» **WHAT YOU WILL DO**
Copy the data as given. No line may be skipped.

****

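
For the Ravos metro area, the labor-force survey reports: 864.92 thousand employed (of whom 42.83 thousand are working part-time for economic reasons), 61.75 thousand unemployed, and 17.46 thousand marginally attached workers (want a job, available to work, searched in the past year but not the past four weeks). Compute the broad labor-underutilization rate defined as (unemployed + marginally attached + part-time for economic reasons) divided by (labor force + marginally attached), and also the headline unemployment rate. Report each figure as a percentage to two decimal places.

Labor force = 864.92 + 61.75 = 926.67 thousand.
Numerator = 61.75 + 17.46 + 42.83 = 122.04 thousand.
Denominator = 926.67 + 17.46 = 944.13 thousand.
Broad rate = 122.04 / 944.13 = 12.93%.
Headline unemployment rate = 61.75 / 926.67 = 6.66%.

Broad underutilization rate ≈ 12.93%; headline unemployment rate ≈ 6.66%.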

****

» **WRITTEN ANSWER**
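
For the Ravos metro area, the labor-force survey reports: 864.92 thousand employed (of whom 42.83 thousand are working part-time for economic reasons), 61.75 thousand unemployed, and 17.46 thousand marginally attached workers (want a job, available to work, searched in the past year but not the past four weeks). Compute the broad labor-underutilization rate defined as (unemployed + marginally attached + part-time for economic reasons) divided by (labor force + marginally attached), and also the headline unemployment rate. Report each figure as a percentage to two decimal places.

Labor force = 864.92 + 61.75 = 926.67 thousand.
Numerator = 61.75 + 17.46 + 42.83 = 122.04 thousand.
Denominator = 926.67 + 17.46 = 944.13 thousand.
Broad rate = 122.04 / 944.13 = 12.93%.
Headline unemployment rate = 61.75 / 926.67 = 6.66%.

Broad underutilization rate ≈ 12.93%; headline unemployment rate ≈ 6.66%.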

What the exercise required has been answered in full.